— WORK TO COMPLETE —
Each line below is to be copied exactly as it appears.

— DATA PROVIDED —
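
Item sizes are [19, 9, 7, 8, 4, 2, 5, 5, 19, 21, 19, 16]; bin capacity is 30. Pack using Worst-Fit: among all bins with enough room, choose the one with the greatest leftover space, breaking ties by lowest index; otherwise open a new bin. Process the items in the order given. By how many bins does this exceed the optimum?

Worst-Fit: [19,9] [7,8,4,2,5] [5,19] [21] [19] [16] → 6 bins.
Total size 134; any packing needs at least ⌈134/30⌉ = 5 bins.
An optimal packing achieves that bound: [21,9] [19,8,2] [19,7,4] [19,5,5] [16] → 5 bins.
Excess: 6 − 5 = 1.

1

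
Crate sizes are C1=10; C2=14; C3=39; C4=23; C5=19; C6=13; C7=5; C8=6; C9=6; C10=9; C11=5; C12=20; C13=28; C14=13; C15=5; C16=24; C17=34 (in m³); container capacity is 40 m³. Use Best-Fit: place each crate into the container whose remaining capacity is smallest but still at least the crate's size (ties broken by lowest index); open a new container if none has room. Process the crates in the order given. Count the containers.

C1 (10 m³) → container 1 (remaining 30 m³)
C2 (14 m³) → container 1 (remaining 16 m³)
C3 (39 m³) → container 2 (remaining 1 m³)
C4 (23 m³) → container 3 (remaining 17 m³)
C5 (19 m³) → container 4 (remaining 21 m³)
C6 (13 m³) → container 1 (remaining 3 m³)
C7 (5 m³) → container 3 (remaining 12 m³)
C8 (6 m³) → container 3 (remaining 6 m³)
C9 (6 m³) → container 3 (remaining 0 m³)
C10 (9 m³) → container 4 (remaining 12 m³)
C11 (5 m³) → container 4 (remaining 7 m³)
C12 (20 m³) → container 5 (remaining 20 m³)
C13 (28 m³) → container 6 (remaining 12 m³)
C14 (13 m³) → container 5 (remaining 7 m³)
C15 (5 m³) → container 4 (remaining 2 m³)
C16 (24 m³) → container 7 (remaining 16 m³)
C17 (34 m³) → container 8 (remaining 6 m³)

8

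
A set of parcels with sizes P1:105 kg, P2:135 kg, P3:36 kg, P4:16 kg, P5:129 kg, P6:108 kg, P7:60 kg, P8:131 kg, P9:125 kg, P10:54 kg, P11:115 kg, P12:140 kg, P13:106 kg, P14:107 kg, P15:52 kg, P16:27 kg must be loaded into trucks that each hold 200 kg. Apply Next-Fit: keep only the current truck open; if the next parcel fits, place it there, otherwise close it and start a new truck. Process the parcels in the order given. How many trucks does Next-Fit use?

10 trucks

P1 (105 kg) → truck 1 (remaining 95 kg)
P2 (135 kg) → truck 2 (remaining 65 kg)
P3 (36 kg) → truck 2 (remaining 29 kg)
P4 (16 kg) → truck 2 (remaining 13 kg)
P5 (129 kg) → truck 3 (remaining 71 kg)
P6 (108 kg) → truck 4 (remaining 92 kg)
P7 (60 kg) → truck 4 (remaining 32 kg)
P8 (131 kg) → truck 5 (remaining 69 kg)
P9 (125 kg) → truck 6 (remaining 75 kg)
P10 (54 kg) → truck 6 (remaining 21 kg)
P11 (115 kg) → truck 7 (remaining 85 kg)
P12 (140 kg) → truck 8 (remaining 60 kg)
P13 (106 kg) → truck 9 (remaining 94 kg)
P14 (107 kg) → truck 10 (remaining 93 kg)
P15 (52 kg) → truck 10 (remaining 41 kg)
P16 (27 kg) → truck 10 (remaining 14 kg)
Final trucks: [105] [135,36,16] [129] [108,60] [131] [125,54] [115] [140] [106] [107,52,27].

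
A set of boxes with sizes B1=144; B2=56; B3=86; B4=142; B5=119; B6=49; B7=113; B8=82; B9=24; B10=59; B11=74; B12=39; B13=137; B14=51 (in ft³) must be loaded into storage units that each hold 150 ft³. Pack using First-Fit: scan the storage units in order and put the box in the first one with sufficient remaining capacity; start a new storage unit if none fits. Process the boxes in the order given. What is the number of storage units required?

B1 (144 ft³) → storage unit 1 (remaining 6 ft³)
B2 (56 ft³) → storage unit 2 (remaining 94 ft³)
B3 (86 ft³) → storage unit 2 (remaining 8 ft³)
B4 (142 ft³) → storage unit 3 (remaining 8 ft³)
B5 (119 ft³) → storage unit 4 (remaining 31 ft³)
B6 (49 ft³) → storage unit 5 (remaining 101 ft³)
B7 (113 ft³) → storage unit 6 (remaining 37 ft³)
B8 (82 ft³) → storage unit 5 (remaining 19 ft³)
B9 (24 ft³) → storage unit 4 (remaining 7 ft³)
B10 (59 ft³) → storage unit 7 (remaining 91 ft³)
B11 (74 ft³) → storage unit 7 (remaining 17 ft³)
B12 (39 ft³) → storage unit 8 (remaining 111 ft³)
B13 (137 ft³) → storage unit 9 (remaining 13 ft³)
B14 (51 ft³) → storage unit 8 (remaining 60 ft³)
Final storage units: [144] [56,86] [142] [119,24] [49,82] [113] [59,74] [39,51] [137].

9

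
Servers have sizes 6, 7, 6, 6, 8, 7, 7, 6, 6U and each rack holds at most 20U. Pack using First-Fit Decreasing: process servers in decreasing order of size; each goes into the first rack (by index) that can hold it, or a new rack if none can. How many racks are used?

Sorted descending: 8, 7, 7, 7, 6, 6, 6, 6, 6.
rack 1: place 8U, 12U left
rack 1: place 7U, 5U left
rack 2: place 7U, 13U left
rack 2: place 7U, 6U left
rack 2: place 6U, 0U left
rack 3: place 6U, 14U left
rack 3: place 6U, 8U left
rack 3: place 6U, 2U left
rack 4: place 6U, 14U left

4 racks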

— WRITTEN SOLUTION —
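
Item sizes are [19, 9, 7, 8, 4, 2, 5, 5, 19, 21, 19, 16]; bin capacity is 30. Pack using Worst-Fit: among all bins with enough room, choose the one with the greatest leftover space, breaking ties by lowest index; otherwise open a new bin. Process the items in the order given. By how many bins does this exceed the optimum?

Worst-Fit: [19,9] [7,8,4,2,5] [5,19] [21] [19] [16] → 6 bins.
Total size 134; any packing needs at least ⌈134/30⌉ = 5 bins.
An optimal packing achieves that bound: [21,9] [19,8,2] [19,7,4] [19,5,5] [16] → 5 bins.
Excess: 6 − 5 = 1.

1

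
Crate sizes are C1=10; C2=14; C3=39; C4=23; C5=19; C6=13; C7=5; C8=6; C9=6; C10=9; C11=5; C12=20; C13=28; C14=13; C15=5; C16=24; C17=34 (in m³); container capacity is 40 m³. Use Best-Fit: place each crate into the container whose remaining capacity is smallest but still at least the crate's size (ties broken by lowest index); open a new container if none has room. Process the crates in the order given. Count the containers.

C1 (10 m³) → container 1 (remaining 30 m³)
C2 (14 m³) → container 1 (remaining 16 m³)
C3 (39 m³) → container 2 (remaining 1 m³)
C4 (23 m³) → container 3 (remaining 17 m³)
C5 (19 m³) → container 4 (remaining 21 m³)
C6 (13 m³) → container 1 (remaining 3 m³)
C7 (5 m³) → container 3 (remaining 12 m³)
C8 (6 m³) → container 3 (remaining 6 m³)
C9 (6 m³) → container 3 (remaining 0 m³)
C10 (9 m³) → container 4 (remaining 12 m³)
C11 (5 m³) → container 4 (remaining 7 m³)
C12 (20 m³) → container 5 (remaining 20 m³)
C13 (28 m³) → container 6 (remaining 12 m³)
C14 (13 m³) → container 5 (remaining 7 m³)
C15 (5 m³) → container 4 (remaining 2 m³)
C16 (24 m³) → container 7 (remaining 16 m³)
C17 (34 m³) → container 8 (remaining 6 m³)

8

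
A set of parcels with sizes P1:105 kg, P2:135 kg, P3:36 kg, P4:16 kg, P5:129 kg, P6:108 kg, P7:60 kg, P8:131 kg, P9:125 kg, P10:54 kg, P11:115 kg, P12:140 kg, P13:106 kg, P14:107 kg, P15:52 kg, P16:27 kg must be loaded into trucks that each hold 200 kg. Apply Next-Fit: keep only the current truck open; if the next parcel fits, place it there, otherwise close it and start a new truck. Process the parcels in the order given. How many trucks does Next-Fit use?

10 trucks

P1 (105 kg) → truck 1 (remaining 95 kg)
P2 (135 kg) → truck 2 (remaining 65 kg)
P3 (36 kg) → truck 2 (remaining 29 kg)
P4 (16 kg) → truck 2 (remaining 13 kg)
P5 (129 kg) → truck 3 (remaining 71 kg)
P6 (108 kg) → truck 4 (remaining 92 kg)
P7 (60 kg) → truck 4 (remaining 32 kg)
P8 (131 kg) → truck 5 (remaining 69 kg)
P9 (125 kg) → truck 6 (remaining 75 kg)
P10 (54 kg) → truck 6 (remaining 21 kg)
P11 (115 kg) → truck 7 (remaining 85 kg)
P12 (140 kg) → truck 8 (remaining 60 kg)
P13 (106 kg) → truck 9 (remaining 94 kg)
P14 (107 kg) → truck 10 (remaining 93 kg)
P15 (52 kg) → truck 10 (remaining 41 kg)
P16 (27 kg) → truck 10 (remaining 14 kg)
Final trucks: [105] [135,36,16] [129] [108,60] [131] [125,54] [115] [140] [106] [107,52,27].

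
A set of boxes with sizes B1=144; B2=56; B3=86; B4=142; B5=119; B6=49; B7=113; B8=82; B9=24; B10=59; B11=74; B12=39; B13=137; B14=51 (in ft³) must be loaded into storage units that each hold 150 ft³. Pack using First-Fit: scan the storage units in order and put the box in the first one with sufficient remaining capacity; start a new storage unit if none fits. Process the boxes in the order given. What is the number of storage units required?

B1 (144 ft³) → storage unit 1 (remaining 6 ft³)
B2 (56 ft³) → storage unit 2 (remaining 94 ft³)
B3 (86 ft³) → storage unit 2 (remaining 8 ft³)
B4 (142 ft³) → storage unit 3 (remaining 8 ft³)
B5 (119 ft³) → storage unit 4 (remaining 31 ft³)
B6 (49 ft³) → storage unit 5 (remaining 101 ft³)
B7 (113 ft³) → storage unit 6 (remaining 37 ft³)
B8 (82 ft³) → storage unit 5 (remaining 19 ft³)
B9 (24 ft³) → storage unit 4 (remaining 7 ft³)
B10 (59 ft³) → storage unit 7 (remaining 91 ft³)
B11 (74 ft³) → storage unit 7 (remaining 17 ft³)
B12 (39 ft³) → storage unit 8 (remaining 111 ft³)
B13 (137 ft³) → storage unit 9 (remaining 13 ft³)
B14 (51 ft³) → storage unit 8 (remaining 60 ft³)
Final storage units: [144] [56,86] [142] [119,24] [49,82] [113] [59,74] [39,51] [137].

9

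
Servers have sizes 6, 7, 6, 6, 8, 7, 7, 6, 6U and each rack holds at most 20U. Pack using First-Fit Decreasing: process servers in decreasing order of size; each goes into the first rack (by index) that can hold it, or a new rack if none can. How many racks are used?

Sorted descending: 8, 7, 7, 7, 6, 6, 6, 6, 6.
rack 1: place 8U, 12U left
rack 1: place 7U, 5U left
rack 2: place 7U, 13U left
rack 2: place 7U, 6U left
rack 2: place 6U, 0U left
rack 3: place 6U, 14U left
rack 3: place 6U, 8U left
rack 3: place 6U, 2U left
rack 4: place 6U, 14U left

4 racks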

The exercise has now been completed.